:: Working data

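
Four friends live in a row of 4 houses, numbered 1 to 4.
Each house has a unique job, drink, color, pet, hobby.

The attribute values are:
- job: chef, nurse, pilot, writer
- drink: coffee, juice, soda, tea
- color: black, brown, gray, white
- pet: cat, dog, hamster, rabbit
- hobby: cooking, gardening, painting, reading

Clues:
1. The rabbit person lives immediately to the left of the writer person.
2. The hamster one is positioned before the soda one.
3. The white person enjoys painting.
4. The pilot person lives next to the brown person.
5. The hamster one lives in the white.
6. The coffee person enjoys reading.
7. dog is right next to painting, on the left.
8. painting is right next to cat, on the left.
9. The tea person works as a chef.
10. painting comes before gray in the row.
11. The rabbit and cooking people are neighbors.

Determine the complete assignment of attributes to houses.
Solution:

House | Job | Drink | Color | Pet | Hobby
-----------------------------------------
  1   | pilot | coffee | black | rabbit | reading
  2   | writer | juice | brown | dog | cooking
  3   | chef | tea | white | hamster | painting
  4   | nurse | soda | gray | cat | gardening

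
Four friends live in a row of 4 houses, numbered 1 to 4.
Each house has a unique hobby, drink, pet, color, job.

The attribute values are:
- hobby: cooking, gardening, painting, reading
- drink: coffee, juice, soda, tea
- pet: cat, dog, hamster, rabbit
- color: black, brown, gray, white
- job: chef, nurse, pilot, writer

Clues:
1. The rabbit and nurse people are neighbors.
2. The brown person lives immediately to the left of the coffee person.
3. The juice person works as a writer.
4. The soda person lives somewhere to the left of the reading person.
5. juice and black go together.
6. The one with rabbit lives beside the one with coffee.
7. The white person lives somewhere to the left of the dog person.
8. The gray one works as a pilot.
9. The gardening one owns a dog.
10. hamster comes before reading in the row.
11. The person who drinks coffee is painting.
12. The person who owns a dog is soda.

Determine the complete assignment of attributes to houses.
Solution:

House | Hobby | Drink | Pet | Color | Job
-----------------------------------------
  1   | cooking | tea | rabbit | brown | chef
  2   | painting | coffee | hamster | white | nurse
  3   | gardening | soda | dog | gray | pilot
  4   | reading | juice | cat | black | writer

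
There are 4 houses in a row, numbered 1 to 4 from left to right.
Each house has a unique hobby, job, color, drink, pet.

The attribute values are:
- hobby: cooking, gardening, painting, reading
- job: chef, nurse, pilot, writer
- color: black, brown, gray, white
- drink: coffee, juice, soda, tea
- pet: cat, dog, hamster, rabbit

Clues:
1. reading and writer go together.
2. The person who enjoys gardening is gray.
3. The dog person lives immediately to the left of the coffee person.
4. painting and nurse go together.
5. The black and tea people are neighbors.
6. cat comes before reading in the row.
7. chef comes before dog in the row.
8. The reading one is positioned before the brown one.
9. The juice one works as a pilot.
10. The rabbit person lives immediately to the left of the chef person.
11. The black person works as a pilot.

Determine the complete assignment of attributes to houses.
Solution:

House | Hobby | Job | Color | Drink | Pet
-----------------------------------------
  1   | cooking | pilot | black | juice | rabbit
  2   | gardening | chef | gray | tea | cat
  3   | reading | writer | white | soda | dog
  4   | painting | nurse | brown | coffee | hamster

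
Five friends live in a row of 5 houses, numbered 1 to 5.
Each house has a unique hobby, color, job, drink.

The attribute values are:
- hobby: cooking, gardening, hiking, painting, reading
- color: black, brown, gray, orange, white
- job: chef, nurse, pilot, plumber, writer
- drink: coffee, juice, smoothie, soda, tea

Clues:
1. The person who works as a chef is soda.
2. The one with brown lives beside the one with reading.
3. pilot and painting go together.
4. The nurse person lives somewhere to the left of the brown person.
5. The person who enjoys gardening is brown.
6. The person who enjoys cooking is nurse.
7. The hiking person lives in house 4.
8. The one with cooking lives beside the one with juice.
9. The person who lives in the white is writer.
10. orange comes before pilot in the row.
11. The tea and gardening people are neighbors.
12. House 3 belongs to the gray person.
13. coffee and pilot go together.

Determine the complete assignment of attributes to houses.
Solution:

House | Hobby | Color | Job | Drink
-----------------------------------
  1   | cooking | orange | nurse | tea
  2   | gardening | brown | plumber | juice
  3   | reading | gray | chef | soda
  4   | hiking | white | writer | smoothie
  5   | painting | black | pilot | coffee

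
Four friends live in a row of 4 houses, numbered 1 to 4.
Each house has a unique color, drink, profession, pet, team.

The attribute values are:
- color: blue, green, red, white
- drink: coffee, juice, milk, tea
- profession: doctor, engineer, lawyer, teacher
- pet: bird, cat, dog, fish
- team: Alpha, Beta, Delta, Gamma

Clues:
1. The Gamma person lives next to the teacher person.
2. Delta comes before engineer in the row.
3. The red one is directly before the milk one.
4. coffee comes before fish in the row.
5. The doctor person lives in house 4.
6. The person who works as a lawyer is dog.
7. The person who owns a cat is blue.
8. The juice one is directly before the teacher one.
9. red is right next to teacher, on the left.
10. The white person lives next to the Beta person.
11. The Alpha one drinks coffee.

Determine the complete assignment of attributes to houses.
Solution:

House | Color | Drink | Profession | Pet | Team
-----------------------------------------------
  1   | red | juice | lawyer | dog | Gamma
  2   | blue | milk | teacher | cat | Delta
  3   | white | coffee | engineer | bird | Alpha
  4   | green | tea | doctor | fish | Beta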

::::
:: Working data

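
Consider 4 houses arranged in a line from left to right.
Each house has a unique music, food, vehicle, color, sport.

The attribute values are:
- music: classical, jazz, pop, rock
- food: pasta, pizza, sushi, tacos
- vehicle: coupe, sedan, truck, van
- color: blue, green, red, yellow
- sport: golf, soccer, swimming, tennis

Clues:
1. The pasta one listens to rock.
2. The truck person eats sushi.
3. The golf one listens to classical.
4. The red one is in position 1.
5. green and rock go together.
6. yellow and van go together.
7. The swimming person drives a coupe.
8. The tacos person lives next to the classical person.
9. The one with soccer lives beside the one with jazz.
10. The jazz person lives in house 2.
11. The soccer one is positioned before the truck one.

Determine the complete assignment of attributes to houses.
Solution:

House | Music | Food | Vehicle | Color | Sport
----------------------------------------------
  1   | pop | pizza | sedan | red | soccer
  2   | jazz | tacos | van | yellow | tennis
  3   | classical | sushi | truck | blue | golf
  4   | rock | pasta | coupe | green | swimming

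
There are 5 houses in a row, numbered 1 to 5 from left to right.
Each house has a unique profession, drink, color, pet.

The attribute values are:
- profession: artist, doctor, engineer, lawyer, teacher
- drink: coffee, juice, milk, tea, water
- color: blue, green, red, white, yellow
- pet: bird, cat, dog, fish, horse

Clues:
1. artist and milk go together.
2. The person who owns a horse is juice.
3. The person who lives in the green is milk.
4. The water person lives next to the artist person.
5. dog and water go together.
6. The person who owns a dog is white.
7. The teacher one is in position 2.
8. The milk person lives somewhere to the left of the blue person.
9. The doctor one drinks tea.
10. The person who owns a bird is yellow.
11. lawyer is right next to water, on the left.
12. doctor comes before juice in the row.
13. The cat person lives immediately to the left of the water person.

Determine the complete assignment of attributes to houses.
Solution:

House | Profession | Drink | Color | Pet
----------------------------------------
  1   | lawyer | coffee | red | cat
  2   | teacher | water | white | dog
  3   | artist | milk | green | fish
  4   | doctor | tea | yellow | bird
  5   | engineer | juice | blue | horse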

::::

§ Task objective
Write out each line of the data that holds the string "enjoys".

§ Output for this exercise
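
3. The white person enjoys painting.
6. The coffee person enjoys reading.
2. The person who enjoys gardening is gray.
5. The person who enjoys gardening is brown.
6. The person who enjoys cooking is nurse.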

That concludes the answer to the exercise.